Would you reproduce all of the entries below, character for character?

-- DATA FOR THIS TASK --
· · ·

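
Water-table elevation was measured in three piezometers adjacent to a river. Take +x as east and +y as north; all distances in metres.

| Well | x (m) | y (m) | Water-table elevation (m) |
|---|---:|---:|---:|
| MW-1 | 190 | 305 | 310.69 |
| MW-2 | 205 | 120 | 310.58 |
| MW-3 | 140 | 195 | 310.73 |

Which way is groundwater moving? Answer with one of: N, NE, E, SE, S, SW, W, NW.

E

Taking MW-1 as reference: MW-2−MW-1 = (15, -185, -0.11); MW-3−MW-1 = (-50, -110, +0.04).
Determinant of the coordinate differences = 15·(-110) − (-50)·(-185) = -10900.
∂h/∂x = [(-0.11)·(-110) − (+0.04)·(-185)] / -10900 = -0.001789
∂h/∂y = [15·(+0.04) − (-50)·(-0.11)] / -10900 = +0.0004495
Flow = −∇h = (+0.001789 east, -0.0004495 north), which points east.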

· · ·

-- TASK OUTPUT --
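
Water-table elevation was measured in three piezometers adjacent to a river. Take +x as east and +y as north; all distances in metres.

| Well | x (m) | y (m) | Water-table elevation (m) |
|---|---:|---:|---:|
| MW-1 | 190 | 305 | 310.69 |
| MW-2 | 205 | 120 | 310.58 |
| MW-3 | 140 | 195 | 310.73 |

Which way is groundwater moving? Answer with one of: N, NE, E, SE, S, SW, W, NW.

E

Taking MW-1 as reference: MW-2−MW-1 = (15, -185, -0.11); MW-3−MW-1 = (-50, -110, +0.04).
Determinant of the coordinate differences = 15·(-110) − (-50)·(-185) = -10900.
∂h/∂x = [(-0.11)·(-110) − (+0.04)·(-185)] / -10900 = -0.001789
∂h/∂y = [15·(+0.04) − (-50)·(-0.11)] / -10900 = +0.0004495
Flow = −∇h = (+0.001789 east, -0.0004495 north), which points east.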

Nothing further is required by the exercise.